Exercise prompt.
In the records that follow, find each line with "column" and pull it out.

-------- Extracted data

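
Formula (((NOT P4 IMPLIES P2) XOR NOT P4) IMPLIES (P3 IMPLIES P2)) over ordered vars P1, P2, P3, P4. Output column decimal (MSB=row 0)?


Formula: (((NOT P4 IMPLIES P2) XOR NOT P4) IMPLIES (P3 IMPLIES P2)) over P1, P2, P3, P4 (16 rows)
Evaluate each row (bits = P1,P2,P3,P4, MSB first):
  row 0 [0000]: (((NOT 0 IMPLIES 0) XOR NOT 0) IMPLIES (0 IMPLIES 0)) -> 1
  row 1 [0001]: (((NOT 1 IMPLIES 0) XOR NOT 1) IMPLIES (0 IMPLIES 0)) -> 1
  row 2 [0010]: (((NOT 0 IMPLIES 0) XOR NOT 0) IMPLIES (1 IMPLIES 0)) -> 0
  row 3 [0011]: (((NOT 1 IMPLIES 0) XOR NOT 1) IMPLIES (1 IMPLIES 0)) -> 0
  row 4 [0100]: (((NOT 0 IMPLIES 1) XOR NOT 0) IMPLIES (0 IMPLIES 1)) -> 1
  row 5 [0101]: (((NOT 1 IMPLIES 1) XOR NOT 1) IMPLIES (0 IMPLIES 1)) -> 1
  row 6 [0110]: (((NOT 0 IMPLIES 1) XOR NOT 0) IMPLIES (1 IMPLIES 1)) -> 1
  row 7 [0111]: (((NOT 1 IMPLIES 1) XOR NOT 1) IMPLIES (1 IMPLIES 1)) -> 1
  row 8 [1000]: (((NOT 0 IMPLIES 0) XOR NOT 0) IMPLIES (0 IMPLIES 0)) -> 1
  row 9 [1001]: (((NOT 1 IMPLIES 0) XOR NOT 1) IMPLIES (0 IMPLIES 0)) -> 1
  row 10 [1010]: (((NOT 0 IMPLIES 0) XOR NOT 0) IMPLIES (1 IMPLIES 0)) -> 0
  row 11 [1011]: (((NOT 1 IMPLIES 0) XOR NOT 1) IMPLIES (1 IMPLIES 0)) -> 0
  row 12 [1100]: (((NOT 0 IMPLIES 1) XOR NOT 0) IMPLIES (0 IMPLIES 1)) -> 1
  row 13 [1101]: (((NOT 1 IMPLIES 1) XOR NOT 1) IMPLIES (0 IMPLIES 1)) -> 1
  row 14 [1110]: (((NOT 0 IMPLIES 1) XOR NOT 0) IMPLIES (1 IMPLIES 1)) -> 1
  row 15 [1111]: (((NOT 1 IMPLIES 1) XOR NOT 1) IMPLIES (1 IMPLIES 1)) -> 1
Full result column, 4 rows per line (P1,P2 fixed per line; P3,P4 runs 00..11 left to right):
  rows 0-3 [P1,P2=00]: 1100  = hex C
  rows 4-7 [P1,P2=01]: 1111  = hex F
  rows 8-11 [P1,P2=10]: 1100  = hex C
  rows 12-15 [P1,P2=11]: 1111  = hex F
Output column (row 0 .. row 15) = 1100111111001111
Output column grouped in 4s = 1100 1111 1100 1111 = 0xCFCF
Convert to decimal digit by digit (value = value*16 + digit):
  C -> 12
  12*16 + 15 (F) = 207
  207*16 + 12 (C) = 3324
  3324*16 + 15 (F) = 53199
Decimal = 53199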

----------------

Reply.
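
Formula (((NOT P4 IMPLIES P2) XOR NOT P4) IMPLIES (P3 IMPLIES P2)) over ordered vars P1, P2, P3, P4. Output column decimal (MSB=row 0)?
Full result column, 4 rows per line (P1,P2 fixed per line; P3,P4 runs 00..11 left to right):
Output column (row 0 .. row 15) = 1100111111001111
Output column grouped in 4s = 1100 1111 1100 1111 = 0xCFCF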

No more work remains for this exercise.